> **Exercise brief**
Beneath this task is a listing. State how many of its lines include the string "loop", giving nothing but the number.

> **Stored data**
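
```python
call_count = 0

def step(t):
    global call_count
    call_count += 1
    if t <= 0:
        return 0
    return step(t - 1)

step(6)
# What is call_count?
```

Linear recursion stepping by 1: 7 calls from t=6 down to ≤0.

Answer: 7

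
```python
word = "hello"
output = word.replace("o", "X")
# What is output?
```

Trace:
`word = "hello"` → word = 'hello'
`output = word.replace("o", "X")` → output = 'hellX'
So output = 'hellX'

Answer: 'hellX'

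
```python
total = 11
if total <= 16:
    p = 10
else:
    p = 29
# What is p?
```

Trace:
`total = 11` → total = 11
`if total <= 16: ...` → total <= 16 is True → p = 10
So p = 10

Answer: 10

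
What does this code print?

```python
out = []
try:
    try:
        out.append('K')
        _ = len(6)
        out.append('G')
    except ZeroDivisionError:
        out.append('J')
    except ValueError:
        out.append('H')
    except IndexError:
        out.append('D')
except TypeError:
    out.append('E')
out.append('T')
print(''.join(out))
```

Execution trace: 'K' (try body) → 'E' (outer except TypeError) → 'T' (after the try/except). Output: KET

Answer: KET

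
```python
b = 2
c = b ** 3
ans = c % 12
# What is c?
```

Trace:
`b = 2` → b = 2
`c = b ** 3` → c = 8
`ans = c % 12` → ans = 8
So c = 8

Answer: 8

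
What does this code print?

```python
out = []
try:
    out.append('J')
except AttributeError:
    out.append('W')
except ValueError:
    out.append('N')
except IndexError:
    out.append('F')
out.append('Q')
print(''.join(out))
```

Execution trace: 'J' (try body, no exception) → 'Q' (after the try/except). Output: JQ

Answer: JQ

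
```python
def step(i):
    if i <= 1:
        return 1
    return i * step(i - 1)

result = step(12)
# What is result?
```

step(12) = 12 * 11 * 10 * 9 * 8 * 7 * 6 * 5 * 4 * 3 * 2 * 1 = 479001600

Answer: 479001600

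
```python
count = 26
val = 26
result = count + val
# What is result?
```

Trace:
`count = 26` → count = 26
`val = 26` → val = 26
`result = count + val` → result = 52
So result = 52

Answer: 52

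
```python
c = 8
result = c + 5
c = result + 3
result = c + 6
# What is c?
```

Trace:
`c = 8` → c = 8
`result = c + 5` → result = 13
`c = result + 3` → c = 16
`result = c + 6` → result = 22
So c = 16

Answer: 16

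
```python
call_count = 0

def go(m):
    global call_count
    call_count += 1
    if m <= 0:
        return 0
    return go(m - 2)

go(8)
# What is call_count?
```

Linear recursion stepping by 2: 5 calls from m=8 down to ≤0.

Answer: 5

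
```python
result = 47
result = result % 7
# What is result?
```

Trace:
`result = 47` → result = 47
`result = result % 7` → result = 5
So result = 5

Answer: 5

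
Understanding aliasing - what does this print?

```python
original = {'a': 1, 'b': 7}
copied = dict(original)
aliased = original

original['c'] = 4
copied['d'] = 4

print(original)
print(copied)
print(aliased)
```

Key concept: dict() creates copy, assignment creates alias.
Step by step:
`original = {'a': 1, 'b': 7}` → original = {'a': 1, 'b': 7}
`copied = dict(original)` → copied = {'a': 1, 'b': 7}
`aliased = original` → aliased = {'a': 1, 'b': 7} (same object as original)
`original['c'] = 4` → original = {'a': 1, 'b': 7, 'c': 4} (same object as aliased); aliased = {'a': 1, 'b': 7, 'c': 4} (same object as original)
`copied['d'] = 4` → copied = {'a': 1, 'b': 7, 'd': 4}
`print(original)` → prints {'a': 1, 'b': 7, 'c': 4}
`print(copied)` → prints {'a': 1, 'b': 7, 'd': 4}
`print(aliased)` → prints {'a': 1, 'b': 7, 'c': 4}

Answer:
{'a': 1, 'b': 7, 'c': 4}
{'a': 1, 'b': 7, 'd': 4}
{'a': 1, 'b': 7, 'c': 4}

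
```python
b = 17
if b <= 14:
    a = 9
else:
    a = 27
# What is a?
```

Trace:
`b = 17` → b = 17
`if b <= 14: ...` → b <= 14 is False, take else branch → a = 27
So a = 27

Answer: 27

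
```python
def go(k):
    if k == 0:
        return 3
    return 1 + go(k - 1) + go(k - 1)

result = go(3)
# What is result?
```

go(k) = 1 + 2·go(k-1), go(0)=3. Closed form: (3+1)·2^3 - 1 = 31.

Answer: 31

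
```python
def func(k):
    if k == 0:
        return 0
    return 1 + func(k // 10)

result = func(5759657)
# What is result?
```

Count of digits of 5759657: 7

Answer: 7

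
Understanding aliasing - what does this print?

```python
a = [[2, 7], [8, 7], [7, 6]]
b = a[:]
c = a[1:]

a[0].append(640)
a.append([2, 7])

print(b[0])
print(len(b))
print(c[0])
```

Key concept: slice with nested mutation.
Step by step:
`a = [[2, 7], [8, 7], [7, 6]]` → a = [[2, 7], [8, 7], [7, 6]]
`b = a[:]` → b = [[2, 7], [8, 7], [7, 6]]
`c = a[1:]` → c = [[8, 7], [7, 6]]
`a[0].append(640)` → a = [[2, 7, 640], [8, 7], [7, 6]]; b = [[2, 7, 640], [8, 7], [7, 6]]
`a.append([2, 7])` → a = [[2, 7, 640], [8, 7], [7, 6], [2, 7]]
`print(b[0])` → prints [2, 7, 640]
`print(len(b))` → prints 3
`print(c[0])` → prints [8, 7]

Answer:
[2, 7, 640]
3
[8, 7]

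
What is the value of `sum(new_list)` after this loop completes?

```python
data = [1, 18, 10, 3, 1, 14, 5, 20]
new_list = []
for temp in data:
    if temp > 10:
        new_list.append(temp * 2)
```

Sum of doubled values > 10
`new_list` takes the values: [] → [36] → [36, 28] → [36, 28, 40]
So `sum(new_list)` = 104

Answer: 104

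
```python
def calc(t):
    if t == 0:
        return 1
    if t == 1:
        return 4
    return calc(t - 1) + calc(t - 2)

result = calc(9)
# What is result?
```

Build up from base cases: calc(0)=1, calc(1)=4, calc(2)=5, calc(3)=9, calc(4)=14, calc(5)=23, calc(6)=37, ..., calc(9)=157

Answer: 157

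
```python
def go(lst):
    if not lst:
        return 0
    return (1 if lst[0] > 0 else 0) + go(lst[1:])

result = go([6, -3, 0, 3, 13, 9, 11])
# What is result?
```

Count of positive elements in [6, -3, 0, 3, 13, 9, 11] = 5

Answer: 5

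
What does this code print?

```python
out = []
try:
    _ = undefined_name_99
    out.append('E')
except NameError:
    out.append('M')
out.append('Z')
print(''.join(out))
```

Execution trace: 'M' (except NameError) → 'Z' (after the try/except). Output: MZ

Answer: MZ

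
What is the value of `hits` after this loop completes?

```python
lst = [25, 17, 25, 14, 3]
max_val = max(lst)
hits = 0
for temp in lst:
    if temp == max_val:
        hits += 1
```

Count of max value 25 in [25, 17, 25, 14, 3]
`hits` takes the values: 0 → 1 → 2

Answer: 2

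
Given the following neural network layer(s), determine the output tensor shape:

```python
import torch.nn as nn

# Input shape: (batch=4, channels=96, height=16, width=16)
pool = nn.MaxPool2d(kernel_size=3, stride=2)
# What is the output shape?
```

Input: (4, 96, 16, 16) -> Output: (4, 96, 7, 7)

Answer: (4, 96, 7, 7)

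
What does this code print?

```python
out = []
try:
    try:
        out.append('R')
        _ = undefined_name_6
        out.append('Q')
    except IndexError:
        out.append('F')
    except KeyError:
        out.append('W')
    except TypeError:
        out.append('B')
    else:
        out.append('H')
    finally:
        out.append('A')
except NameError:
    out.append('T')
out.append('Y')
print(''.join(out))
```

Execution trace: 'R' (try body) → 'A' (finally) → 'T' (outer except NameError) → 'Y' (after the try/except). Output: RATY

Answer: RATY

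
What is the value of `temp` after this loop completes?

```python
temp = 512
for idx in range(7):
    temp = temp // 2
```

Halve 7 times: 512 // 2^7 = 4
`temp` takes the values: 512 → 256 → 128 → 64 → 32 → 16 → 8 → 4

Answer: 4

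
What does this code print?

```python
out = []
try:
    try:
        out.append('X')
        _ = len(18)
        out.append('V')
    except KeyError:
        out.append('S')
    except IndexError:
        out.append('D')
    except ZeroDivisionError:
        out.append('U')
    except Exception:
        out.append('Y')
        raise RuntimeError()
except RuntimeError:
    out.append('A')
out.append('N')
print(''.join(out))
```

Execution trace: 'X' (try body) → 'Y' (except Exception) → 'A' (outer except RuntimeError) → 'N' (after the try/except). Output: XYAN

Answer: XYAN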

> **Task solution**
3